[Stored records]
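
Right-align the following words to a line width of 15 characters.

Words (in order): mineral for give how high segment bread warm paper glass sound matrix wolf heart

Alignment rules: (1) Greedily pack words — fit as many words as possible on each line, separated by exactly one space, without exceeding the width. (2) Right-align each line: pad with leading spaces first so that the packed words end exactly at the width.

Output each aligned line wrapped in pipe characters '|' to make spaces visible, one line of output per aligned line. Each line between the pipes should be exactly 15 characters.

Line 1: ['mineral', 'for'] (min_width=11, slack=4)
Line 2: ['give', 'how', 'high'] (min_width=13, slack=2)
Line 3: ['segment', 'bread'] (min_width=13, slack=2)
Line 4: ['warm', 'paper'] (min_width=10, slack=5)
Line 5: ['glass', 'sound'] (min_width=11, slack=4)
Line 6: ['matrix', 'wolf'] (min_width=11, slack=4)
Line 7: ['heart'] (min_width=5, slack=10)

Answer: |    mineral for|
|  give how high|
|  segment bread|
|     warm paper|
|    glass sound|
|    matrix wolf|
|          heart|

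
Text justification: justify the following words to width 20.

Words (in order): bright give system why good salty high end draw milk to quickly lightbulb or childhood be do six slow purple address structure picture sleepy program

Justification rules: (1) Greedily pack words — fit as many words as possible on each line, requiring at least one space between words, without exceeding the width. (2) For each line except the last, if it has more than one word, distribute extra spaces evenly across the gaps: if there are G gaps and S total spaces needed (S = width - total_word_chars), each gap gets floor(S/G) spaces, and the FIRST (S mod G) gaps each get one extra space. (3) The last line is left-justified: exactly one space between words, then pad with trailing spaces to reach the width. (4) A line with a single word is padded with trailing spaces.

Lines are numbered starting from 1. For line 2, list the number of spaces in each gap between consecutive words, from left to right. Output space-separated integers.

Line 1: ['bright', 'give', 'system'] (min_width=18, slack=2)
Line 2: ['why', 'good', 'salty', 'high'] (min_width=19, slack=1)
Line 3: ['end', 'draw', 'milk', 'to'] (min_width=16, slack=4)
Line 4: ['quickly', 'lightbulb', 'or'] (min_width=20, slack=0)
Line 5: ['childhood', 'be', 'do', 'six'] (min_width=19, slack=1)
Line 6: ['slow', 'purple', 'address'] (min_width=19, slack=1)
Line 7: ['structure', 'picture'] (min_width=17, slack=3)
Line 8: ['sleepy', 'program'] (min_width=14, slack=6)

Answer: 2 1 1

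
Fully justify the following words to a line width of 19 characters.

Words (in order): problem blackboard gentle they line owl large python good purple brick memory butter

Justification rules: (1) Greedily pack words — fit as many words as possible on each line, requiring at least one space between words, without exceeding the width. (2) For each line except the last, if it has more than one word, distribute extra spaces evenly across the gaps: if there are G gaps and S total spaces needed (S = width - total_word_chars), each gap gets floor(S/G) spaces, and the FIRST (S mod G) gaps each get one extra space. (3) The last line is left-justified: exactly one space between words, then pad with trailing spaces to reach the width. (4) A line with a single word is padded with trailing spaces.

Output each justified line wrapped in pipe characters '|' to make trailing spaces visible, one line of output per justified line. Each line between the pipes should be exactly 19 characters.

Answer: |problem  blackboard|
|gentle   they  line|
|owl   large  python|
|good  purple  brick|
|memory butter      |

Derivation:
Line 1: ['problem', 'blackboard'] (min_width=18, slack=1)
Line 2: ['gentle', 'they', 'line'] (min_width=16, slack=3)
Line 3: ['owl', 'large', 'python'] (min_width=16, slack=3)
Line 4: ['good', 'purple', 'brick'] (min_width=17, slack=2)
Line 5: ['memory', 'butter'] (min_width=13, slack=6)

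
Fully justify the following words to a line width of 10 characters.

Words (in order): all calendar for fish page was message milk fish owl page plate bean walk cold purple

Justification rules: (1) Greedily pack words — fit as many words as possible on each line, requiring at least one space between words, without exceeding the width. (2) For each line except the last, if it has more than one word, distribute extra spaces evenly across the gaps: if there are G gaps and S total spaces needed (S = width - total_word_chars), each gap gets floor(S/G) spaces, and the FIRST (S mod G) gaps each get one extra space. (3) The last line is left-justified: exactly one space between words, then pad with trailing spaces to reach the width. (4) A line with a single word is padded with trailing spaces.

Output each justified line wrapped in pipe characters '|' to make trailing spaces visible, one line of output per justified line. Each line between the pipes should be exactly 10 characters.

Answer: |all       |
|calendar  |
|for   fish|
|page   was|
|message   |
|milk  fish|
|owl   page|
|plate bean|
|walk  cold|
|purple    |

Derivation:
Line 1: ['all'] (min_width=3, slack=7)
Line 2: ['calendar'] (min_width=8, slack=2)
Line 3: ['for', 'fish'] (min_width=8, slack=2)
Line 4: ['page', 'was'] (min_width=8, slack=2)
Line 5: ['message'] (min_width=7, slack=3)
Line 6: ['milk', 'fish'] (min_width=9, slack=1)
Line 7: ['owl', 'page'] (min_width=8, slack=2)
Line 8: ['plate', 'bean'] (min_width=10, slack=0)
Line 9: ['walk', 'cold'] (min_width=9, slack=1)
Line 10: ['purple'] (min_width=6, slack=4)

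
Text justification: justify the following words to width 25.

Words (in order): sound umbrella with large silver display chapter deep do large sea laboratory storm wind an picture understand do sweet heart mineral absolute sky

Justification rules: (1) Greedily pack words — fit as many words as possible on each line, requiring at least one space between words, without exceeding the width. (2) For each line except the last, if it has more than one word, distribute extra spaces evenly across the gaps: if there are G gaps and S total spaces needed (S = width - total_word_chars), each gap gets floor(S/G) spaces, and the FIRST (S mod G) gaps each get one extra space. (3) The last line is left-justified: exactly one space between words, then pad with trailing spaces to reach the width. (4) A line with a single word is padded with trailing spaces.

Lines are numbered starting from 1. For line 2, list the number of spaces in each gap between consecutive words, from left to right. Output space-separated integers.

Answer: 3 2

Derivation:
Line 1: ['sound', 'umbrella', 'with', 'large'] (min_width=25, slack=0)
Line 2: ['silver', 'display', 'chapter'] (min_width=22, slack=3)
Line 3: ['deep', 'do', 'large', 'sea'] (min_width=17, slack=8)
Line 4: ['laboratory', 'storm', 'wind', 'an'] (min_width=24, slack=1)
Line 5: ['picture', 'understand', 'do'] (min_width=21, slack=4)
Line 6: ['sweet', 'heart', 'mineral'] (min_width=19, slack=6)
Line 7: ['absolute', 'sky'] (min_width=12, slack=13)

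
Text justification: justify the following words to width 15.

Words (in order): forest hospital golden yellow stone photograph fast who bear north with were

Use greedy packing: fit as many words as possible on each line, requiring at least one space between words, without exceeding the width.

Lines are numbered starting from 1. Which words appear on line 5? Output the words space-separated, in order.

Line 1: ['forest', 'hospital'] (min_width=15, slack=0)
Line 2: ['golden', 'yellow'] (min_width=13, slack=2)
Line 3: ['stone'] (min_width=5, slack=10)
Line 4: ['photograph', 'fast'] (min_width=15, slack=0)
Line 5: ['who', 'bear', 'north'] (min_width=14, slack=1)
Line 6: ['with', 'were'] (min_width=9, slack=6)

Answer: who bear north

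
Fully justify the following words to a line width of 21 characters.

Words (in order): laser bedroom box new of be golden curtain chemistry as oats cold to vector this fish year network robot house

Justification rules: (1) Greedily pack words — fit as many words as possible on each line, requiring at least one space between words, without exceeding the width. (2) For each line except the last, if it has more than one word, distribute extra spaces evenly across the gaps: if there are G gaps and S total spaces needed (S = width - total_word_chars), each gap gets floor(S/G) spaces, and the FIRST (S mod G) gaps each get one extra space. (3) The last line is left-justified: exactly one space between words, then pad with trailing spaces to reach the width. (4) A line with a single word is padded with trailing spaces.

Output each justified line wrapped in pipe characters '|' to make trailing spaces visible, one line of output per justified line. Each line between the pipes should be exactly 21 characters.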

Work instructions> Wherever a line in the records contains the word "justify", copy that line.

Output below>
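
Text justification: justify the following words to width 20.
Fully justify the following words to a line width of 19 characters.
Fully justify the following words to a line width of 10 characters.
Text justification: justify the following words to width 25.
Text justification: justify the following words to width 15.
Fully justify the following words to a line width of 21 characters.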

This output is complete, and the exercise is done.